[Items listed in a dataset]

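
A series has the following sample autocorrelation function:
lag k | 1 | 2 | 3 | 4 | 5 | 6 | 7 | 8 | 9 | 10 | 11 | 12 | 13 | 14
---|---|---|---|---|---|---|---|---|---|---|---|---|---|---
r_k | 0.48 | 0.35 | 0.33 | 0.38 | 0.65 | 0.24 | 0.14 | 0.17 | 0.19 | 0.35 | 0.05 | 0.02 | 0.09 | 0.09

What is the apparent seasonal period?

The largest autocorrelation is r_5 = 0.65; the remaining lags stay at or below 0.48. The elevated value at lag 1 (0.48), dropping to 0.35 at lag 2, reflects decaying short-term dependence rather than seasonality.
The dominant spike at lag 5 indicates a seasonal period of 5.

5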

**Your task**: What you return must match the records above exactly, line for line.

**Output**:
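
A series has the following sample autocorrelation function:
lag k | 1 | 2 | 3 | 4 | 5 | 6 | 7 | 8 | 9 | 10 | 11 | 12 | 13 | 14
---|---|---|---|---|---|---|---|---|---|---|---|---|---|---
r_k | 0.48 | 0.35 | 0.33 | 0.38 | 0.65 | 0.24 | 0.14 | 0.17 | 0.19 | 0.35 | 0.05 | 0.02 | 0.09 | 0.09

What is the apparent seasonal period?

The largest autocorrelation is r_5 = 0.65; the remaining lags stay at or below 0.48. The elevated value at lag 1 (0.48), dropping to 0.35 at lag 2, reflects decaying short-term dependence rather than seasonality.
The dominant spike at lag 5 indicates a seasonal period of 5.

5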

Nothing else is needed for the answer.